◆ **TASK DATA**
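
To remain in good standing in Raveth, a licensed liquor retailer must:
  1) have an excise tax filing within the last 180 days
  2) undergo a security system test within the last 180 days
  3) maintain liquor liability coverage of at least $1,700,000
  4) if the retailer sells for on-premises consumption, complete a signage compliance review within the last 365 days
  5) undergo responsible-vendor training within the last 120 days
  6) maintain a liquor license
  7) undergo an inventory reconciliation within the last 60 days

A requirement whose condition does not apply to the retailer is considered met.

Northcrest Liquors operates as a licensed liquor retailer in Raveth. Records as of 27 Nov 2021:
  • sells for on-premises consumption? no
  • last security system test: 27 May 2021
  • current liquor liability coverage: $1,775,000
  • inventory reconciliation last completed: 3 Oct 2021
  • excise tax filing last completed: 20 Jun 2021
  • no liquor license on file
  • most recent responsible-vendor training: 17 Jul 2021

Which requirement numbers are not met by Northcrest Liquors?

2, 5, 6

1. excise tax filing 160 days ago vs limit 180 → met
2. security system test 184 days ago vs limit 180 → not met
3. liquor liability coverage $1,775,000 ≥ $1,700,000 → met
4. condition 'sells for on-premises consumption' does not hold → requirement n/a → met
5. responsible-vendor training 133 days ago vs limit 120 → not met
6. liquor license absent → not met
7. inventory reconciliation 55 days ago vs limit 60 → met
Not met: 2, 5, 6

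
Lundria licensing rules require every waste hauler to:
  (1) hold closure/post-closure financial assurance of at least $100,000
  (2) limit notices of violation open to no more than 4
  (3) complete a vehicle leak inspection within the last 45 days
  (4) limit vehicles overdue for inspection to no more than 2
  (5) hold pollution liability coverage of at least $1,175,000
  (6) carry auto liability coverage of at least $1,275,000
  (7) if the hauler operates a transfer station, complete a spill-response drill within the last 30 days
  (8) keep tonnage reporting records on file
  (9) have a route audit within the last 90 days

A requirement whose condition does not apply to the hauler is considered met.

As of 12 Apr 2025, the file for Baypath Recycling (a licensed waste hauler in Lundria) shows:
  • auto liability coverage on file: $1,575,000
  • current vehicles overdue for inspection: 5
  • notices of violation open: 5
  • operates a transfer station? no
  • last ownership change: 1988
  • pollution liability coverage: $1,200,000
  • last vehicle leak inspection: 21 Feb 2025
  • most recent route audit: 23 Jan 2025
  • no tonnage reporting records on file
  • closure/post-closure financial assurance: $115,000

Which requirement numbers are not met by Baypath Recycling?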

◆ **ASSIGNED TASK**
Note each line of the material holding "than" and copy it out.

◆ **TASK OUTPUT**
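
  (2) limit notices of violation open to no more than 4
  (4) limit vehicles overdue for inspection to no more than 2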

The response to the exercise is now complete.